START Entries shown
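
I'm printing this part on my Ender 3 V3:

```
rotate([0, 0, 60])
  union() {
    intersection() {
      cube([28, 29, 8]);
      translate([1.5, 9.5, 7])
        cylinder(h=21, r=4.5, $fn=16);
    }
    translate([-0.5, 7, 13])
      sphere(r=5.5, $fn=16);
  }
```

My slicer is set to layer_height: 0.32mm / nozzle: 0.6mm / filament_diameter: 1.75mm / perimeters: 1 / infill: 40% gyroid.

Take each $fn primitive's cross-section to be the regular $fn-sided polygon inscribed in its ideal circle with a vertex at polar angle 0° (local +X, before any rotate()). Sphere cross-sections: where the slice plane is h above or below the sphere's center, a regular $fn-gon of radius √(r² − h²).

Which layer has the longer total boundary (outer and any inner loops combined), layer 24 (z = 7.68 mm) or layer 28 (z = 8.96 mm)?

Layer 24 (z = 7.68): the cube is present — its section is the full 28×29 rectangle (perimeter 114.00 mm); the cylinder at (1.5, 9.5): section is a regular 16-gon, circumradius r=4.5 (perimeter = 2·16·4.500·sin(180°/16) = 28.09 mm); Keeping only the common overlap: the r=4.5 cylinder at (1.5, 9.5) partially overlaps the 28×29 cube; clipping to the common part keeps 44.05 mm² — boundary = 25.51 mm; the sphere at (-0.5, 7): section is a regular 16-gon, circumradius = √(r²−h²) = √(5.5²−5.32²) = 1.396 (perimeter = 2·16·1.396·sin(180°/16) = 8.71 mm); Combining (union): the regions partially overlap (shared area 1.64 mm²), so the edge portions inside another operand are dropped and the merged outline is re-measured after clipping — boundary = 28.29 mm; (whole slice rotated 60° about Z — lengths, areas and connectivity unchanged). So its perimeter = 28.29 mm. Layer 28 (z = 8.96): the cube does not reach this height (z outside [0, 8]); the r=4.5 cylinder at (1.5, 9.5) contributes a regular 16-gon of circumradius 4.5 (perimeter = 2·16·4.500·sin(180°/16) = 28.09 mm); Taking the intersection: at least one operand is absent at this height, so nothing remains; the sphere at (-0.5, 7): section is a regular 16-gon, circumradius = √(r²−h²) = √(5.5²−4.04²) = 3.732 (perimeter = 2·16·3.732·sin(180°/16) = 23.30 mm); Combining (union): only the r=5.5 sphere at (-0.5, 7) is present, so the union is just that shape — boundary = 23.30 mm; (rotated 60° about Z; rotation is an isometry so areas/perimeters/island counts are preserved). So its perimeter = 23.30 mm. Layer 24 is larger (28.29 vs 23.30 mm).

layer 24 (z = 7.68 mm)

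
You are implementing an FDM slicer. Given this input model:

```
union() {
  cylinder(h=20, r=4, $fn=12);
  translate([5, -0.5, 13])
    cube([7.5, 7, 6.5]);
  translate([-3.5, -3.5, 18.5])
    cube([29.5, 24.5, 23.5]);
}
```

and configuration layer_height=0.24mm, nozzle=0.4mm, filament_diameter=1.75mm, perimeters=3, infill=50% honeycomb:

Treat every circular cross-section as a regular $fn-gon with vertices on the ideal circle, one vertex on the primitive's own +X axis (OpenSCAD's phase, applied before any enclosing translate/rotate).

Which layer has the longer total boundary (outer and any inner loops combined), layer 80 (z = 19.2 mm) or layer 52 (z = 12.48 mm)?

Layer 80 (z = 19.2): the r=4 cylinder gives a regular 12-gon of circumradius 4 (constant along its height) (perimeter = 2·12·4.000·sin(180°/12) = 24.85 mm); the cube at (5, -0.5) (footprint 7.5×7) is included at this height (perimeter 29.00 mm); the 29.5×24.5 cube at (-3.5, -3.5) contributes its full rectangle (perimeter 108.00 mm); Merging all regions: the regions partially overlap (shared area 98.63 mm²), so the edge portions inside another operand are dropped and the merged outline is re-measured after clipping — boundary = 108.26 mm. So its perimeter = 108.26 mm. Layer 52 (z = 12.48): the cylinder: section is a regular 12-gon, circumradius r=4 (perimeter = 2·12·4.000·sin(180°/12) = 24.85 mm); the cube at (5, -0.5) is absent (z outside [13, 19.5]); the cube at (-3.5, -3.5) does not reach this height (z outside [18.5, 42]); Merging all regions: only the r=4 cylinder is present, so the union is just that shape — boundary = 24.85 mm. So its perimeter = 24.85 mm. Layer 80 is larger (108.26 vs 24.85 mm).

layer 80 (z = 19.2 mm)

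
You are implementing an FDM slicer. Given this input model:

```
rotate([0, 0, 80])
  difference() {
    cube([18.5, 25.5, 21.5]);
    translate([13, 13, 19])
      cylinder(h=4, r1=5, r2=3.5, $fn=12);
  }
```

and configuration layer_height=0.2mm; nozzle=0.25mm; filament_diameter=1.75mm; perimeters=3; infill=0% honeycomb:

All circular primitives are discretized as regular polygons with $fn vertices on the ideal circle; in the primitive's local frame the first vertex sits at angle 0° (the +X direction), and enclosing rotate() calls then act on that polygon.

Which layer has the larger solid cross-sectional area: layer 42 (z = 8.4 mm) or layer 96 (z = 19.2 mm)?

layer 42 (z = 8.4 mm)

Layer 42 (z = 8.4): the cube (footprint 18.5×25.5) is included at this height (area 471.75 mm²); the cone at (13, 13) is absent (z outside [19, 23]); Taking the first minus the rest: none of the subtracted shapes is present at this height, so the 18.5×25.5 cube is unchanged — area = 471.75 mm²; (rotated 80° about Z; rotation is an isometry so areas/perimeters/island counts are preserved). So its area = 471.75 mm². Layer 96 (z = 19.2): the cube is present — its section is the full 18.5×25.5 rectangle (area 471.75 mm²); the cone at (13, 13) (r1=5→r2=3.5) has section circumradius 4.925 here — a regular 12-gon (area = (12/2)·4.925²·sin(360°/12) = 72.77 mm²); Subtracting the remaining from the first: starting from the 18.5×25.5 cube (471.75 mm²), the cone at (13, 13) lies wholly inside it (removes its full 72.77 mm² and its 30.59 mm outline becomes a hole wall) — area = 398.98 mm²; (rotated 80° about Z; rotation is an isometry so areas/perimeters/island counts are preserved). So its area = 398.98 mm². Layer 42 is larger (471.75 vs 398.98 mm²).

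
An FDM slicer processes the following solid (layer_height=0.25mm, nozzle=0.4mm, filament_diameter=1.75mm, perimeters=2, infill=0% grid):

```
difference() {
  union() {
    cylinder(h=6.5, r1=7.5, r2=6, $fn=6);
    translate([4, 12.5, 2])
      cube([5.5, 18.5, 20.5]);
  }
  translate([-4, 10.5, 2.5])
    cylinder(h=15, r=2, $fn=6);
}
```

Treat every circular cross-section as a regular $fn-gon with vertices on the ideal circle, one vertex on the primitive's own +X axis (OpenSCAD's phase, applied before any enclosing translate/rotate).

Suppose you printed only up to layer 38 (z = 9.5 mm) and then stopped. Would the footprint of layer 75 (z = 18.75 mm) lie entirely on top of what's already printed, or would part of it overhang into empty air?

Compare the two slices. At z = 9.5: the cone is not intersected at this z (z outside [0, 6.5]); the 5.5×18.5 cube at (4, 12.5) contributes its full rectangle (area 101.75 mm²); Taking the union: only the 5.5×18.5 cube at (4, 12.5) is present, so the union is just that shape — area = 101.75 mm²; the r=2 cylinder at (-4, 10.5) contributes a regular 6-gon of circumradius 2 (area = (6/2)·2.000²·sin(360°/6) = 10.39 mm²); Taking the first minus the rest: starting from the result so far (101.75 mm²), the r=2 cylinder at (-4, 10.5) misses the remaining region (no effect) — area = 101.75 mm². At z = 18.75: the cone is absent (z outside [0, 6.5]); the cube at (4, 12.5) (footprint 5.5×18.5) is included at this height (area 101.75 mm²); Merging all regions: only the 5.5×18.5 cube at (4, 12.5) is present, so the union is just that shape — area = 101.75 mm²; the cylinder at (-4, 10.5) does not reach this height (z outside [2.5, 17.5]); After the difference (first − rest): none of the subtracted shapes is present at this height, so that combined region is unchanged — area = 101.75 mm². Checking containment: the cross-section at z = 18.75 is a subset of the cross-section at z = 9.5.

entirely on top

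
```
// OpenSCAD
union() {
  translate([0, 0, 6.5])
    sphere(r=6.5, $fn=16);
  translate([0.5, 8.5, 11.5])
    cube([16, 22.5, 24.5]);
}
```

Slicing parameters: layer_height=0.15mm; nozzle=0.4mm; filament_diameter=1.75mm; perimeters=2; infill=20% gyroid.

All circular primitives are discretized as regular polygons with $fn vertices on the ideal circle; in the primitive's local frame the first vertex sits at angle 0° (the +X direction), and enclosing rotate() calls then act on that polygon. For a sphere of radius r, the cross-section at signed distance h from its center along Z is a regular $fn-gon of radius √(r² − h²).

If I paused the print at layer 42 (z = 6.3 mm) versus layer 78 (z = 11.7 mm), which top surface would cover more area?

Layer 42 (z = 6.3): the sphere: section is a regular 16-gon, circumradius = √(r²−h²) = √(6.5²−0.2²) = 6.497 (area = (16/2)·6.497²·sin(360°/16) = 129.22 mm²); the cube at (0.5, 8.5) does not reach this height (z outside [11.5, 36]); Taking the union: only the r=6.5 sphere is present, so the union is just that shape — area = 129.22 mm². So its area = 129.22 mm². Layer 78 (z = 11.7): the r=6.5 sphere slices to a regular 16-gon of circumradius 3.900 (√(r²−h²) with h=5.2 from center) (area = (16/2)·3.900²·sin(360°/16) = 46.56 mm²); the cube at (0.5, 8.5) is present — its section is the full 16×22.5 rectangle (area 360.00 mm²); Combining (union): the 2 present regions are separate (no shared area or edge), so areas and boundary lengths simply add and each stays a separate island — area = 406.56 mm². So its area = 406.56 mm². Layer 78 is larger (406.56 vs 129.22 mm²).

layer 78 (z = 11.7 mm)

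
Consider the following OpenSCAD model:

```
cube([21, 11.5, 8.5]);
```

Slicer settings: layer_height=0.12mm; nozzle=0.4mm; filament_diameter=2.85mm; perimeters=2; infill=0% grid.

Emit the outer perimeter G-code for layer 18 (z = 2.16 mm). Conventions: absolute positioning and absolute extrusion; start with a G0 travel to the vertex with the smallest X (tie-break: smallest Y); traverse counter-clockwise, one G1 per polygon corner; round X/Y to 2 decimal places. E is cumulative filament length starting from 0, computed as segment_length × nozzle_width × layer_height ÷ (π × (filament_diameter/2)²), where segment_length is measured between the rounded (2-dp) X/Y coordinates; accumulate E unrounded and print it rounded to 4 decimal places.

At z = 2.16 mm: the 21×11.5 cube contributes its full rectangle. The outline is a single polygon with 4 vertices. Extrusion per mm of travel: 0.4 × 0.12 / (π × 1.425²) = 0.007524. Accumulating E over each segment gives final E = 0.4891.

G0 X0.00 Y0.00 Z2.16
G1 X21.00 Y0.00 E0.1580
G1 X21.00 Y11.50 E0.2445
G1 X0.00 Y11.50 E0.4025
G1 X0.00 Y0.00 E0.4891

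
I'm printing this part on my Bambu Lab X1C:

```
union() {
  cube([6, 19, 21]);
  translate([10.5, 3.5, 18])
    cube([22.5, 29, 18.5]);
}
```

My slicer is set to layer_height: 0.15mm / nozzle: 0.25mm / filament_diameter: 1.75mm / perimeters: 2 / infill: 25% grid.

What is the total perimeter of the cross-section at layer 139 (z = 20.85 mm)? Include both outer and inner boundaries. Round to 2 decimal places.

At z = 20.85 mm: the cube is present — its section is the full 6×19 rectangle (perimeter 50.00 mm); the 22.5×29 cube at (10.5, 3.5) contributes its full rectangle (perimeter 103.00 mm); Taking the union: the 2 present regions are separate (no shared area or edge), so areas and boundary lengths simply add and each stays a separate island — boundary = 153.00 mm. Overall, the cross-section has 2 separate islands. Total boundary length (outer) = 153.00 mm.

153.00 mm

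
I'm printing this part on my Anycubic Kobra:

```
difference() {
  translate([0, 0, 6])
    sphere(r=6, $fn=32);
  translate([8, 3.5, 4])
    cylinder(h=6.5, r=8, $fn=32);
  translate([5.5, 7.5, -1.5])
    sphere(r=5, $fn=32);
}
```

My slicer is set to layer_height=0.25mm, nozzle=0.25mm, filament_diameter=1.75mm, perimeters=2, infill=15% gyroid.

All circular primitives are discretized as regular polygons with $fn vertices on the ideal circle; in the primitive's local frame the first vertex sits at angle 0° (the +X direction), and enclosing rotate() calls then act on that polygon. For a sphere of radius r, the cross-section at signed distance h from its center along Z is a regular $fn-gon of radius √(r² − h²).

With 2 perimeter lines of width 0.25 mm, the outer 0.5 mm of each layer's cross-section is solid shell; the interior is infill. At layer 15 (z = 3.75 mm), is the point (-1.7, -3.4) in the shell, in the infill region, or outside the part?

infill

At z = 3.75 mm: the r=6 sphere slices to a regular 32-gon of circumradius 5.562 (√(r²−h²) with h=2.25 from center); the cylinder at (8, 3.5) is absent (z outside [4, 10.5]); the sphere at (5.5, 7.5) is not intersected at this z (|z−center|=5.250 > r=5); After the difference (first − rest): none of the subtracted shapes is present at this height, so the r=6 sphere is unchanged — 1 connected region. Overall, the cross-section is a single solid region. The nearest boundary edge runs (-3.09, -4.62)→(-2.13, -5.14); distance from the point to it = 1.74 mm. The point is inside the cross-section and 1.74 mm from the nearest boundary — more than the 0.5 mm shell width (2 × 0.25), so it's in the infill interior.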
END Entries shown
**What to work on:**
An answer is complete only when it holds every line above containing the string "gyroid".

**Finished exercise:**
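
My slicer is set to layer_height: 0.32mm / nozzle: 0.6mm / filament_diameter: 1.75mm / perimeters: 1 / infill: 40% gyroid.
Slicing parameters: layer_height=0.15mm; nozzle=0.4mm; filament_diameter=1.75mm; perimeters=2; infill=20% gyroid.
My slicer is set to layer_height=0.25mm, nozzle=0.25mm, filament_diameter=1.75mm, perimeters=2, infill=15% gyroid.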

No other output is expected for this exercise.